Collected data
== Segment start ==
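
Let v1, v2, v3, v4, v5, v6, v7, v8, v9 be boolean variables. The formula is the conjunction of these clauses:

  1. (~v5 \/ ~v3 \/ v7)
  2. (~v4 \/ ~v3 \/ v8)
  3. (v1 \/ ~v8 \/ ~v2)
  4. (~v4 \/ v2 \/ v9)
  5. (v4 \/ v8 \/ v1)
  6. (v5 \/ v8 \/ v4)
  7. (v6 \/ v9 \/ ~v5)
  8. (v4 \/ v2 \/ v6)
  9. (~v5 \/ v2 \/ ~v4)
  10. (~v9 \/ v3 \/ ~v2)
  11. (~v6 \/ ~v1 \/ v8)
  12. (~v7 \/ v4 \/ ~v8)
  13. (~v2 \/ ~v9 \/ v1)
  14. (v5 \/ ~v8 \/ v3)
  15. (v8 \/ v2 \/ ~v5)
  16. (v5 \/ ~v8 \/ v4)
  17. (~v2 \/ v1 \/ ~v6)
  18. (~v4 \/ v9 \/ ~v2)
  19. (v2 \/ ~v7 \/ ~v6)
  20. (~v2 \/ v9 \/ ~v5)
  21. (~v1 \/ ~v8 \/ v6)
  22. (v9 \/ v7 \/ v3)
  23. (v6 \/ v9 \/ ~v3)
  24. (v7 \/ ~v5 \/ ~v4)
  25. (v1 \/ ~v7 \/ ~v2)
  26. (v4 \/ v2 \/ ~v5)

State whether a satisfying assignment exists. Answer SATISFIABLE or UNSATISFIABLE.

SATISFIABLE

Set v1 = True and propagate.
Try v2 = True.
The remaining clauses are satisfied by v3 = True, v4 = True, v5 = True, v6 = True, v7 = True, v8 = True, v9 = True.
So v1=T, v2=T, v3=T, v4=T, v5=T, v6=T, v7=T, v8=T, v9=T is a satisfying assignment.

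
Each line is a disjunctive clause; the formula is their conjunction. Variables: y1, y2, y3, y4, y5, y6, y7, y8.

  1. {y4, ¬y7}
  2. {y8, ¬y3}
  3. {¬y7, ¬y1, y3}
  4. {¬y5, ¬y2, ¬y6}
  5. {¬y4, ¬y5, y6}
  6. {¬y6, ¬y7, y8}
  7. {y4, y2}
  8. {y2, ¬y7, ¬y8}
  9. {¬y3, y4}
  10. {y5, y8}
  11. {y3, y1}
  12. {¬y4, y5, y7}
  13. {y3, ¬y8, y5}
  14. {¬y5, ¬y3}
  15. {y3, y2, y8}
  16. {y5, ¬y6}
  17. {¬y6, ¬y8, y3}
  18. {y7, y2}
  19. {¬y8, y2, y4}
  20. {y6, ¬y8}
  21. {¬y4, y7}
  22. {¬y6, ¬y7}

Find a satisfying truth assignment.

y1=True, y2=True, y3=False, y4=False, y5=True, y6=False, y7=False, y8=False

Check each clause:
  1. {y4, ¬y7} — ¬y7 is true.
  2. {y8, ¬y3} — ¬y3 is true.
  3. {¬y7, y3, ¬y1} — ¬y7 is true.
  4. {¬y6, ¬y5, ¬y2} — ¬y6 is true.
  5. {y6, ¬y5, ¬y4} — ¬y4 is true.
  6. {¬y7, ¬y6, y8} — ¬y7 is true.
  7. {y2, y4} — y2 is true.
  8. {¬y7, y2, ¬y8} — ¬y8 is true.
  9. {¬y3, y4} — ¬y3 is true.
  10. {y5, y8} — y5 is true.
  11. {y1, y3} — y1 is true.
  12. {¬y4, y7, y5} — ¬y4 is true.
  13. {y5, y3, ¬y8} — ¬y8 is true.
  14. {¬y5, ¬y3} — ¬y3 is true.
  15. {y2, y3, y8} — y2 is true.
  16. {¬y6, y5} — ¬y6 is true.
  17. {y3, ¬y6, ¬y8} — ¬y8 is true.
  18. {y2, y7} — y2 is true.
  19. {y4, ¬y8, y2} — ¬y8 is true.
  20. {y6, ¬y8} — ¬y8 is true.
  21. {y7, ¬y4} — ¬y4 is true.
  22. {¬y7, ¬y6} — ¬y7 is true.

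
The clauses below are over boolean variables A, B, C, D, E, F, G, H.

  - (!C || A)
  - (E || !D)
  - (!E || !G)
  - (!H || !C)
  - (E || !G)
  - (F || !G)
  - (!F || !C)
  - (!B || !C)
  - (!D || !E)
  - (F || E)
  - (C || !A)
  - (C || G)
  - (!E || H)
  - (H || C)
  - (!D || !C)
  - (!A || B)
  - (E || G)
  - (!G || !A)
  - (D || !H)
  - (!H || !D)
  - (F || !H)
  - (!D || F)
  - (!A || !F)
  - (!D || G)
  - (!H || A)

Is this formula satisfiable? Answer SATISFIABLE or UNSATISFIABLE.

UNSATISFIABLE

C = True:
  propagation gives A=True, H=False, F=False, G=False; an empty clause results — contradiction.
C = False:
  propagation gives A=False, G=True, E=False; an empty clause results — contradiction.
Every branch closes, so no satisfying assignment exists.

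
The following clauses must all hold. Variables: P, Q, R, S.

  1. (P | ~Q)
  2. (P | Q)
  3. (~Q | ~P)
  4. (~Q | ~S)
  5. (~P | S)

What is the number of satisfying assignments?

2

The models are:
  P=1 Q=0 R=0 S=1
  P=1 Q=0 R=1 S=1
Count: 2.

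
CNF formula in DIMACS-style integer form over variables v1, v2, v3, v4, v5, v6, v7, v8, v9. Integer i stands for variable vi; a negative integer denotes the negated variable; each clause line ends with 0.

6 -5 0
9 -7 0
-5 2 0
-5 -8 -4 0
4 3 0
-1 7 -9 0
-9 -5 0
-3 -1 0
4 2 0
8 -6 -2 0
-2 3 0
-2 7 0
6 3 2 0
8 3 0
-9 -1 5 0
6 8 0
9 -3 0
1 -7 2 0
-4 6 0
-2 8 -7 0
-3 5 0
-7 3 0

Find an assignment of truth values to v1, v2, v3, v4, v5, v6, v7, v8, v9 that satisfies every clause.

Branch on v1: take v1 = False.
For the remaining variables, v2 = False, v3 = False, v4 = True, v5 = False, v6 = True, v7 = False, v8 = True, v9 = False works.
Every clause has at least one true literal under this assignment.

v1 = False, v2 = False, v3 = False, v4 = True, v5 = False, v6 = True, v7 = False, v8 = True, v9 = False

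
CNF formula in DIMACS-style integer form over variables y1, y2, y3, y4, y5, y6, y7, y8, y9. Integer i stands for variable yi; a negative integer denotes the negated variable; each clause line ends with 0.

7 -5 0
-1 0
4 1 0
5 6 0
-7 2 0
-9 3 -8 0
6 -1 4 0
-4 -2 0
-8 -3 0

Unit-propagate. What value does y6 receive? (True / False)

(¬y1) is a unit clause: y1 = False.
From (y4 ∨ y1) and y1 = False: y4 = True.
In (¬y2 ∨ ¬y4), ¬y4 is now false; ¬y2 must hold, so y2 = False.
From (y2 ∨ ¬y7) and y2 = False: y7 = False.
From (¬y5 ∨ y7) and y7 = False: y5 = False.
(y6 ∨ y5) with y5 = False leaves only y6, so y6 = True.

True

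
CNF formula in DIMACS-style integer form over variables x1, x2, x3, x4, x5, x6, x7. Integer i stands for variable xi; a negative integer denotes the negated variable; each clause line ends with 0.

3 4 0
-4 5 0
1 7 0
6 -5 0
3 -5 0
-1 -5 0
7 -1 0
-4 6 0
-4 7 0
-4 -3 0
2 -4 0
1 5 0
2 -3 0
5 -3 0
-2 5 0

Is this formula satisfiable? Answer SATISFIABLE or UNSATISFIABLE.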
== Segment end ==
Pull out each line of the entries that contains "conjunction".

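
Let v1, v2, v3, v4, v5, v6, v7, v8, v9 be boolean variables. The formula is the conjunction of these clauses:
Each line is a disjunctive clause; the formula is their conjunction. Variables: y1, y2, y3, y4, y5, y6, y7, y8.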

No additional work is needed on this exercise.